### The task
Reproduce exactly, and only, the lines below from the one containing "180 mg at t = 12 h" through the one containing "at t = 15 h".

--- START ---

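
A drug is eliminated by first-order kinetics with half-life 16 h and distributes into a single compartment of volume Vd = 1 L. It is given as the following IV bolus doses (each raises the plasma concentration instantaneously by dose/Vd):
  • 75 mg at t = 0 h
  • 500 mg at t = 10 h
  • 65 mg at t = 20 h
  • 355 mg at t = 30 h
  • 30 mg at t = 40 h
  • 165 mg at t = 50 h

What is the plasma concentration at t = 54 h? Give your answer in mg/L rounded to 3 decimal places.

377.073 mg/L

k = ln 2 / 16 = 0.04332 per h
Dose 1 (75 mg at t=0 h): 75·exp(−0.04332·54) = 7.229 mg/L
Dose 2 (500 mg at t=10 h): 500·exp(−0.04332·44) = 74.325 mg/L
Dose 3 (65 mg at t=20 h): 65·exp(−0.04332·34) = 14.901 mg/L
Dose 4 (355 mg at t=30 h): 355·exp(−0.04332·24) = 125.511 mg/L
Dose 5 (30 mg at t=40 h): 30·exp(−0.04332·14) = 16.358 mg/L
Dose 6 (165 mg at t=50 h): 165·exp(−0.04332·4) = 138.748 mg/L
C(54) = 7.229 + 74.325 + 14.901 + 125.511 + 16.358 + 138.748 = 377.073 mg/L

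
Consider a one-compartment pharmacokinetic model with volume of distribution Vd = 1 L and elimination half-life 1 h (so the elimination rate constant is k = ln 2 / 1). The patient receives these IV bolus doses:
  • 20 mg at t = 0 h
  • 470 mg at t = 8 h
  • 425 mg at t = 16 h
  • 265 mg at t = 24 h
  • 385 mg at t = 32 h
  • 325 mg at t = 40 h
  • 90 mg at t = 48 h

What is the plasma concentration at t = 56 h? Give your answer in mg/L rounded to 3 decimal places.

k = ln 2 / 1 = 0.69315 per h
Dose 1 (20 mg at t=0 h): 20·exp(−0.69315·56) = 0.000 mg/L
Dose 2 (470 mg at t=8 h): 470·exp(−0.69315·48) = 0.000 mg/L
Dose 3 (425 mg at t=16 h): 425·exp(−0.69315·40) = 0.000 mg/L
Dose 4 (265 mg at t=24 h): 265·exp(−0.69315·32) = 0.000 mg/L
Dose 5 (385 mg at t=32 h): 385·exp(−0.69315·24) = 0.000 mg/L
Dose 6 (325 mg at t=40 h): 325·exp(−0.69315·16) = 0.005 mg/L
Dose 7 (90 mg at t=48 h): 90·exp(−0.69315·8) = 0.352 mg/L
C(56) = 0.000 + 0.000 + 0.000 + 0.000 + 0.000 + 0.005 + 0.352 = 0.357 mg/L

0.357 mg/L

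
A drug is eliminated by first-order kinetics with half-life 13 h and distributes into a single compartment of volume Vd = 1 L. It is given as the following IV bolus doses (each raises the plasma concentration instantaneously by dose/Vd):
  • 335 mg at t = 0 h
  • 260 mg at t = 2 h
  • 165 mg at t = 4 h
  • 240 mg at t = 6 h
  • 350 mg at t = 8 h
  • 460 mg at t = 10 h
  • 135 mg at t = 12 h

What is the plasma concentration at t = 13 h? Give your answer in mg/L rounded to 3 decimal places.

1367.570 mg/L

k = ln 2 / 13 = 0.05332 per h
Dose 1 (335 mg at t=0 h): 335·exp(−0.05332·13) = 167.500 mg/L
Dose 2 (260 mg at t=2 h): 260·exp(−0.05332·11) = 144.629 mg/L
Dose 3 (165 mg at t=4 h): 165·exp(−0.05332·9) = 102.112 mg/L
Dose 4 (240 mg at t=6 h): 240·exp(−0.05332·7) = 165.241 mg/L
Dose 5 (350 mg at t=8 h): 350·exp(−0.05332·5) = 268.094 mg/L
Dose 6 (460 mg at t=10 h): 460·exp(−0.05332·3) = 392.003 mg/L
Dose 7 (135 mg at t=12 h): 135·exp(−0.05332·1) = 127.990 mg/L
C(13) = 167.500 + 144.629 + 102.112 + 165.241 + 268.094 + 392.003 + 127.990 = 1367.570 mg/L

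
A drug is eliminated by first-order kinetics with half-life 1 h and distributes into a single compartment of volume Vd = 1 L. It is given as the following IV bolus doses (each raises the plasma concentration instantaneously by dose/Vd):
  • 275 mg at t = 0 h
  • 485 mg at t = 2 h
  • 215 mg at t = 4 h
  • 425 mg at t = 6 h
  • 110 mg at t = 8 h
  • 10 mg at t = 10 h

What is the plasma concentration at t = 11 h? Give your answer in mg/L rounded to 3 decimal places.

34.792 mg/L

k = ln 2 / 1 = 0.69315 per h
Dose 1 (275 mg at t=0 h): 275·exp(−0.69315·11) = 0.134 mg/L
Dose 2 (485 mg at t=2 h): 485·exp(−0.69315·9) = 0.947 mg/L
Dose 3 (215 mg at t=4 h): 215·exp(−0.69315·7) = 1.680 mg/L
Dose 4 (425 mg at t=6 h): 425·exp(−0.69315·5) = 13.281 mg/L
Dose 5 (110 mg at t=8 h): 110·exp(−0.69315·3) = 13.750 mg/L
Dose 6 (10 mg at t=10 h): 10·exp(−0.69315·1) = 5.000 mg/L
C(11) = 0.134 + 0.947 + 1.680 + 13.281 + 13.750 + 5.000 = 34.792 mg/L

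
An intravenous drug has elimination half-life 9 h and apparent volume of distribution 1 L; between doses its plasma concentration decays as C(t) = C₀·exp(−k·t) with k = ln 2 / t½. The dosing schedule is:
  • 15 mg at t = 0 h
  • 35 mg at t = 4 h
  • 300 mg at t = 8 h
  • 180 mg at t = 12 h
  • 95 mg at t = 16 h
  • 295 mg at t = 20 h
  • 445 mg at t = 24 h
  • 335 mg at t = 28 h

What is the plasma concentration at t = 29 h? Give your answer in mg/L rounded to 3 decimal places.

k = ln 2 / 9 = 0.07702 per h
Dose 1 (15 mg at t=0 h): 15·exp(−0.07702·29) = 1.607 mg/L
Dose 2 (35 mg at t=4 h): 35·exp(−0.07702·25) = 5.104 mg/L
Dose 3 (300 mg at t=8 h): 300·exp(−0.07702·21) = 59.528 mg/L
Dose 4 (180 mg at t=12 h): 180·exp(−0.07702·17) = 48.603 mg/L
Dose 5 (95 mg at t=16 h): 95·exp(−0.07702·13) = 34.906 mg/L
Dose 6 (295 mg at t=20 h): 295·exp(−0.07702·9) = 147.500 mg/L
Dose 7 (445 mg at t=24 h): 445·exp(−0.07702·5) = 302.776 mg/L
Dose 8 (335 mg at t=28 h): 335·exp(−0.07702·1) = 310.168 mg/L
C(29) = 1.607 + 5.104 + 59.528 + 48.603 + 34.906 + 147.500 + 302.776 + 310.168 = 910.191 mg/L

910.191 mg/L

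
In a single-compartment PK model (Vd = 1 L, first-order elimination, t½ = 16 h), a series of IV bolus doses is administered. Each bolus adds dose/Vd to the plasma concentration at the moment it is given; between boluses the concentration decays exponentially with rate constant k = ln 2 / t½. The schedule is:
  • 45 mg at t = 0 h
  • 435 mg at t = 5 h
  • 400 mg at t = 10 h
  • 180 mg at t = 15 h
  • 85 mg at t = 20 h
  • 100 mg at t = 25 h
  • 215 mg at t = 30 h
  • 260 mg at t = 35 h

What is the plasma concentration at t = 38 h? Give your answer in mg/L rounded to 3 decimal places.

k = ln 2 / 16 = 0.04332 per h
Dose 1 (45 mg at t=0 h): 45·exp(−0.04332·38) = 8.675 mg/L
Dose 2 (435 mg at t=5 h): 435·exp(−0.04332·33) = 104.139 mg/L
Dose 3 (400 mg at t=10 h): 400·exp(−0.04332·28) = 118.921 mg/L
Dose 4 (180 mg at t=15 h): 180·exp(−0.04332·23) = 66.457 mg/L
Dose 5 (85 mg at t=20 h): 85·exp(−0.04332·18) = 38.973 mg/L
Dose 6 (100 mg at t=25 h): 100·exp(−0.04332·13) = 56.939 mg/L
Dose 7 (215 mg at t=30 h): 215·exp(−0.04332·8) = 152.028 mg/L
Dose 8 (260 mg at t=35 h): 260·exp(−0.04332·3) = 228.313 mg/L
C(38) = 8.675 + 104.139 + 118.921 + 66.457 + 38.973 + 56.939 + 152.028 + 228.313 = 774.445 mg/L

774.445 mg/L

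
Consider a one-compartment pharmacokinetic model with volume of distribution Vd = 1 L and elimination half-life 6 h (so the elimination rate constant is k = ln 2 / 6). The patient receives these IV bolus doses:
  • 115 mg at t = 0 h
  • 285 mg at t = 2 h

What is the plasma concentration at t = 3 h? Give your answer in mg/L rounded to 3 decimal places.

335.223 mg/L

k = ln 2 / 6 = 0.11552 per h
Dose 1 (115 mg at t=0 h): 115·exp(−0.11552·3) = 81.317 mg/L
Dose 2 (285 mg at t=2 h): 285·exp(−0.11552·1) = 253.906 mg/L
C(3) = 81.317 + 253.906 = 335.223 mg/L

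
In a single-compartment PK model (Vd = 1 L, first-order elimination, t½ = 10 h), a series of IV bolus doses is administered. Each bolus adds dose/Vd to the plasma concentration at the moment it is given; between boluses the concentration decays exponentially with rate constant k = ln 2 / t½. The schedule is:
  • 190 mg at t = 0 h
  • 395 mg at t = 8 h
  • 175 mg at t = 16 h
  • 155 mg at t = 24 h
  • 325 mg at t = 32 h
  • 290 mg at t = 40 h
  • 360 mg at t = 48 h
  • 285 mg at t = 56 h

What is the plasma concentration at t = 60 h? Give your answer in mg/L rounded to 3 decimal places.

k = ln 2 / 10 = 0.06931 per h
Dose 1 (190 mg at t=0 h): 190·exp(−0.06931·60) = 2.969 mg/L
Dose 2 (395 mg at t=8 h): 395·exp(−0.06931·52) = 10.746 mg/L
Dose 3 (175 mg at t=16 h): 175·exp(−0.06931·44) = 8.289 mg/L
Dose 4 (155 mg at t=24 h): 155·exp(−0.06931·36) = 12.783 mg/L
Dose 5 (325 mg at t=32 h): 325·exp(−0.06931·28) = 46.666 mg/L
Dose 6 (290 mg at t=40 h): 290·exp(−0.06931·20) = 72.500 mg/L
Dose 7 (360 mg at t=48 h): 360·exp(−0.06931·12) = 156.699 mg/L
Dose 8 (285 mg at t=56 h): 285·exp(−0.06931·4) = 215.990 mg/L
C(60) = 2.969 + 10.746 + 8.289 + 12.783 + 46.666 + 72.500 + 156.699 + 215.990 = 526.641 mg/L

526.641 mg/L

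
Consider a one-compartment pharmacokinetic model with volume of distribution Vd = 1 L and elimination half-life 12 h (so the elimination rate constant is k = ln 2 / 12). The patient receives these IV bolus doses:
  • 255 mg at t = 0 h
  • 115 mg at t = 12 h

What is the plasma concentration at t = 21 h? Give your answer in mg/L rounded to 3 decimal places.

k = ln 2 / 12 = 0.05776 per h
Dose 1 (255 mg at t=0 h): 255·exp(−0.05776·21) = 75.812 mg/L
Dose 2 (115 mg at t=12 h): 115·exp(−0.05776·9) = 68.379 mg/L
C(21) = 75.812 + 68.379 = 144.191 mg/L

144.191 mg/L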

--- END ---

### Your response
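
  • 180 mg at t = 12 h
  • 95 mg at t = 16 h
  • 295 mg at t = 20 h
  • 445 mg at t = 24 h
  • 335 mg at t = 28 h

What is the plasma concentration at t = 29 h? Give your answer in mg/L rounded to 3 decimal places.

k = ln 2 / 9 = 0.07702 per h
Dose 1 (15 mg at t=0 h): 15·exp(−0.07702·29) = 1.607 mg/L
Dose 2 (35 mg at t=4 h): 35·exp(−0.07702·25) = 5.104 mg/L
Dose 3 (300 mg at t=8 h): 300·exp(−0.07702·21) = 59.528 mg/L
Dose 4 (180 mg at t=12 h): 180·exp(−0.07702·17) = 48.603 mg/L
Dose 5 (95 mg at t=16 h): 95·exp(−0.07702·13) = 34.906 mg/L
Dose 6 (295 mg at t=20 h): 295·exp(−0.07702·9) = 147.500 mg/L
Dose 7 (445 mg at t=24 h): 445·exp(−0.07702·5) = 302.776 mg/L
Dose 8 (335 mg at t=28 h): 335·exp(−0.07702·1) = 310.168 mg/L
C(29) = 1.607 + 5.104 + 59.528 + 48.603 + 34.906 + 147.500 + 302.776 + 310.168 = 910.191 mg/L

910.191 mg/L

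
In a single-compartment PK model (Vd = 1 L, first-order elimination, t½ = 16 h), a series of IV bolus doses is administered. Each bolus adds dose/Vd to the plasma concentration at the moment it is given; between boluses the concentration decays exponentially with rate constant k = ln 2 / t½. The schedule is:
  • 45 mg at t = 0 h
  • 435 mg at t = 5 h
  • 400 mg at t = 10 h
  • 180 mg at t = 15 h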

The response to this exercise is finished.